BRIEF » Only the line containing "Answer: 1560" and the lines after it, through the end of the data below, are to be returned, each exactly as it stands.

[[ DATASET EXCERPTS, beginning ]]

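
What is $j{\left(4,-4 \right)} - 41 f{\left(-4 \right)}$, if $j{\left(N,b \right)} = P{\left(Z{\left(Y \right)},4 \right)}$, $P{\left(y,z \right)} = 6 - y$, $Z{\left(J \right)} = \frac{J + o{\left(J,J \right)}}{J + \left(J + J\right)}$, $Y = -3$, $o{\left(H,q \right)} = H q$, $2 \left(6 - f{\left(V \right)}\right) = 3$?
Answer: $- \frac{1067}{6} \approx -177.83$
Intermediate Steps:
$f{\left(V \right)} = \frac{9}{2}$ ($f{\left(V \right)} = 6 - \frac{3}{2} = \frac{9}{2}$)
$Z{\left(J \right)} = \frac{J + J^{2}}{3 J}$ ($Z{\left(J \right)} = \frac{J + J J}{J + \left(J + J\right)} = \frac{J + J^{2}}{J + 2 J} = \frac{J + J^{2}}{3 J}$)
$j{\left(N,b \right)} = \frac{20}{3}$ ($j{\left(N,b \right)} = 6 - \left(\frac{1}{3} + \frac{1}{3} \left(-3\right)\right) = 6 - \left(\frac{1}{3} - 1\right) = 6 - - \frac{2}{3} = 6 + \frac{2}{3} = \frac{20}{3}$)
$j{\left(4,-4 \right)} - 41 f{\left(-4 \right)} = \frac{20}{3} - \frac{369}{2} = - \frac{1067}{6}$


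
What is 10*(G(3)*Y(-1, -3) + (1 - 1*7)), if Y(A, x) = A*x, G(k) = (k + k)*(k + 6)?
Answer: 1560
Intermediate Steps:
G(k) = 2*k*(6 + k) (G(k) = (2*k)*(6 + k) = 2*k*(6 + k))
10*(G(3)*Y(-1, -3) + (1 - 1*7)) = 10*((2*3*(6 + 3))*(-1*(-3)) + (1 - 1*7)) = 10*((2*3*9)*3 + (1 - 7)) = 10*(54*3 - 6) = 10*(162 - 6) = 10*156 = 1560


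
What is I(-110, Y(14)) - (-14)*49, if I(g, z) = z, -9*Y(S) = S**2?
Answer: 5978/9 ≈ 664.22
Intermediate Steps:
Y(S) = -S**2/9
I(-110, Y(14)) - (-14)*49 = -1/9*14**2 - (-14)*49 = -1/9*196 - 1*(-686) = -196/9 + 686 = 5978/9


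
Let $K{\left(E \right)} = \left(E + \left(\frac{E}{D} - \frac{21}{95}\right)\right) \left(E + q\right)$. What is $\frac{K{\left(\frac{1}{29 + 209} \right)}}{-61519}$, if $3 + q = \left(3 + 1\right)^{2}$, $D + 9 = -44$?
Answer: $\frac{80455763}{1754537505826} \approx 4.5856 \cdot 10^{-5}$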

[[ DATASET EXCERPTS, end ]]

ANSWER SECTION »
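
Answer: 1560
Intermediate Steps:
G(k) = 2*k*(6 + k) (G(k) = (2*k)*(6 + k) = 2*k*(6 + k))
10*(G(3)*Y(-1, -3) + (1 - 1*7)) = 10*((2*3*(6 + 3))*(-1*(-3)) + (1 - 1*7)) = 10*((2*3*9)*3 + (1 - 7)) = 10*(54*3 - 6) = 10*(162 - 6) = 10*156 = 1560


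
What is I(-110, Y(14)) - (-14)*49, if I(g, z) = z, -9*Y(S) = S**2?
Answer: 5978/9 ≈ 664.22
Intermediate Steps:
Y(S) = -S**2/9
I(-110, Y(14)) - (-14)*49 = -1/9*14**2 - (-14)*49 = -1/9*196 - 1*(-686) = -196/9 + 686 = 5978/9


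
Let $K{\left(E \right)} = \left(E + \left(\frac{E}{D} - \frac{21}{95}\right)\right) \left(E + q\right)$. What is $\frac{K{\left(\frac{1}{29 + 209} \right)}}{-61519}$, if $3 + q = \left(3 + 1\right)^{2}$, $D + 9 = -44$?
Answer: $\frac{80455763}{1754537505826} \approx 4.5856 \cdot 10^{-5}$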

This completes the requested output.